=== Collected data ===
□ □ □ □

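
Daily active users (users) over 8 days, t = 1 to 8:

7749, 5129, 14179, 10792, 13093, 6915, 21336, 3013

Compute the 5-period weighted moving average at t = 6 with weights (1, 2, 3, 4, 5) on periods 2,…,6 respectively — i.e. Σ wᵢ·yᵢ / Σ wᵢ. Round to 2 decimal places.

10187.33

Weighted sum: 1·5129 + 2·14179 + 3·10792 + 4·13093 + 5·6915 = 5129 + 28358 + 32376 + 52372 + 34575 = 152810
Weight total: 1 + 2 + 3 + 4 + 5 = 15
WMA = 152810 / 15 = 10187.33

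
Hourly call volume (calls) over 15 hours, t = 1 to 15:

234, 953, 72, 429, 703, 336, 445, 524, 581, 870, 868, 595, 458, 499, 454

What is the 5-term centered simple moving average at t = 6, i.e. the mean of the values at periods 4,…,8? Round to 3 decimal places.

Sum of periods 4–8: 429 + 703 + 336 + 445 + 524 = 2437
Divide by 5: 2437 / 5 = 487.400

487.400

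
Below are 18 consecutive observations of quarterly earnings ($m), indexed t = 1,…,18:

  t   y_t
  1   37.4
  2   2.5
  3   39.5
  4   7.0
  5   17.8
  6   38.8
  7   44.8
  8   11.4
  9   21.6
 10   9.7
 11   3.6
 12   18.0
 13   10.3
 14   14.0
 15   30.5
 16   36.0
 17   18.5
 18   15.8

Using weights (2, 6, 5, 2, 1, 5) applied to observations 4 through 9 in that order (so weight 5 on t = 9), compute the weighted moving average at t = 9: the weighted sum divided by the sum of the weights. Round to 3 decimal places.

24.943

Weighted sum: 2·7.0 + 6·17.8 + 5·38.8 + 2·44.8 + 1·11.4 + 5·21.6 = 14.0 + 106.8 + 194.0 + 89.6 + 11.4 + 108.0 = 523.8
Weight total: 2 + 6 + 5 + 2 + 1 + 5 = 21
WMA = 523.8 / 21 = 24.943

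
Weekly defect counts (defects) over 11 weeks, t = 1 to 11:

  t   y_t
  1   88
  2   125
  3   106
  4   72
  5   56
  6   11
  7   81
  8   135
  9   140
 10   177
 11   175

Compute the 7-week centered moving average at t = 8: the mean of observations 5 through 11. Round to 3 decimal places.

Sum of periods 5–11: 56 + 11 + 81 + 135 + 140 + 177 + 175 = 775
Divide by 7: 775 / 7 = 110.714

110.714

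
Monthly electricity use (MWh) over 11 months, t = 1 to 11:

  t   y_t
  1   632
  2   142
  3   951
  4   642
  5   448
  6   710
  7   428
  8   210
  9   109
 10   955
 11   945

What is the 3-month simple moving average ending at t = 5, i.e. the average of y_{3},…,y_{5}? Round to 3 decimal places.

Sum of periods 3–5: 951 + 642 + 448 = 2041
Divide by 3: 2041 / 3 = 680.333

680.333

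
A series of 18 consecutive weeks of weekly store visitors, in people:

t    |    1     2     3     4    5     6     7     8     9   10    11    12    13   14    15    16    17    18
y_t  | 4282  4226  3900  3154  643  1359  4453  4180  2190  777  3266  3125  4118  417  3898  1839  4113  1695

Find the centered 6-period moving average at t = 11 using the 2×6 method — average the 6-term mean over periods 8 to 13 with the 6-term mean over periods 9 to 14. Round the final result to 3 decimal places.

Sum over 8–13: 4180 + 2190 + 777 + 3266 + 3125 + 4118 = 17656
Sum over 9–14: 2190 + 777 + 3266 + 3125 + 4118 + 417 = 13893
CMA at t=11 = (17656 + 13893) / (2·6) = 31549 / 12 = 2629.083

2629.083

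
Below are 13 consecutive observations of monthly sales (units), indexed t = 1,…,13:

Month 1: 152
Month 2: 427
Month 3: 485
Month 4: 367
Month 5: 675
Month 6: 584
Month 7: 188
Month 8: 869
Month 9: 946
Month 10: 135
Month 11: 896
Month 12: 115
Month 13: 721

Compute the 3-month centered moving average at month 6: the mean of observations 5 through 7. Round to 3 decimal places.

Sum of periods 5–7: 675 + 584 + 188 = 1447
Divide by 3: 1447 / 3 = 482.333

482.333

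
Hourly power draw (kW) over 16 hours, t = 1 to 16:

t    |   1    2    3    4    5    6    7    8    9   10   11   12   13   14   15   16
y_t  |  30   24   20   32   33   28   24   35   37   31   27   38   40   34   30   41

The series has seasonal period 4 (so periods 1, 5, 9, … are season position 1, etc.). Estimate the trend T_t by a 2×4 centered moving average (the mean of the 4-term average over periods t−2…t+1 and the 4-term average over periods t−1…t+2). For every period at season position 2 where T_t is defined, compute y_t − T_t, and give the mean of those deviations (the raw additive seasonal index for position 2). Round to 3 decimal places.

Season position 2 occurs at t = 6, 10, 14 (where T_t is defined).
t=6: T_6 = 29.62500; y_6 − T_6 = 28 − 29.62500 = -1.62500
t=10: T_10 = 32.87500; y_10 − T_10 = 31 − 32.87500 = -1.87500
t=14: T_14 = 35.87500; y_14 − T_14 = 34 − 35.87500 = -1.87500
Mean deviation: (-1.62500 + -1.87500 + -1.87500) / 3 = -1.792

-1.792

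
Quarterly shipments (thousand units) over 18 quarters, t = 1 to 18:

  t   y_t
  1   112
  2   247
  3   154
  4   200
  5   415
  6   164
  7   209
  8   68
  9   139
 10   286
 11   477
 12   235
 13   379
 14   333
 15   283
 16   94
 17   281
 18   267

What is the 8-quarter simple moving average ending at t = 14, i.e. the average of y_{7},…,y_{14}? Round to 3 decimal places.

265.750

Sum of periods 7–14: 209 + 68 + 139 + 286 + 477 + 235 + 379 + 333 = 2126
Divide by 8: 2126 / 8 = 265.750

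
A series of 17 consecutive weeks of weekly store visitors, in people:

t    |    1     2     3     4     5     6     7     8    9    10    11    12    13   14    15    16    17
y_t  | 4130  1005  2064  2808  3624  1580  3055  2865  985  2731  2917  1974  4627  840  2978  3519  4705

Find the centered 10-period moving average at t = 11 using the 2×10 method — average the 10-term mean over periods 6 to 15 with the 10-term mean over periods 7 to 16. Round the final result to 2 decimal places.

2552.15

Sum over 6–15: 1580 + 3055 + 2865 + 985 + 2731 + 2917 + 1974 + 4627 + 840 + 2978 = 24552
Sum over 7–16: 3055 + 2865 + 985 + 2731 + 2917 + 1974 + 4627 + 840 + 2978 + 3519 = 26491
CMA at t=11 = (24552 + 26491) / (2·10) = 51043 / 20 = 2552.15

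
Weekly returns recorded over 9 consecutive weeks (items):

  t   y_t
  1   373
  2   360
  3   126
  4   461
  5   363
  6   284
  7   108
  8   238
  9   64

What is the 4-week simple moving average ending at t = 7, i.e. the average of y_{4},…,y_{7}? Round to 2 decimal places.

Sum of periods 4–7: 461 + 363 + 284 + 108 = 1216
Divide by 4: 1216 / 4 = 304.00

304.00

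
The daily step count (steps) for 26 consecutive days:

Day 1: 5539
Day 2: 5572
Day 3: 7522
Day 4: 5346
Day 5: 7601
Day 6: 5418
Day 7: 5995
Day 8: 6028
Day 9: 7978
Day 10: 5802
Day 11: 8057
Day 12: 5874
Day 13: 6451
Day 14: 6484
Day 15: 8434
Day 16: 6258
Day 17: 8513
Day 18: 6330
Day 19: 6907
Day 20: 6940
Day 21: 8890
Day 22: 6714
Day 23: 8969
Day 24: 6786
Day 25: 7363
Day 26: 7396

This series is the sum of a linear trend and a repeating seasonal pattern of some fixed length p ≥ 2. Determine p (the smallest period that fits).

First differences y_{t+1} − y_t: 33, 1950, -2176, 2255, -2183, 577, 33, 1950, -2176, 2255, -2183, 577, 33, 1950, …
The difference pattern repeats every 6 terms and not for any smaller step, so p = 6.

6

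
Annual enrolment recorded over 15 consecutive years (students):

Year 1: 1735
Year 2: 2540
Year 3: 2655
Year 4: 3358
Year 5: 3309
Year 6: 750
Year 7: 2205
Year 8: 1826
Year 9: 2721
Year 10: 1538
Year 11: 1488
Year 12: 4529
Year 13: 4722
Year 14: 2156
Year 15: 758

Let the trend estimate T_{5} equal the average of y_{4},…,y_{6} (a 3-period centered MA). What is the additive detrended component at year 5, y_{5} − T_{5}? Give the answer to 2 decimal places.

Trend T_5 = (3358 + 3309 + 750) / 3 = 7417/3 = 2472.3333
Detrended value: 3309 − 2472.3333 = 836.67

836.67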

□ □ □ □

=== About this task ===
Out of the entries, report each line that contains the word "Hourly".

=== Your solution ===
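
Hourly call volume (calls) over 15 hours, t = 1 to 15:
Hourly power draw (kW) over 16 hours, t = 1 to 16: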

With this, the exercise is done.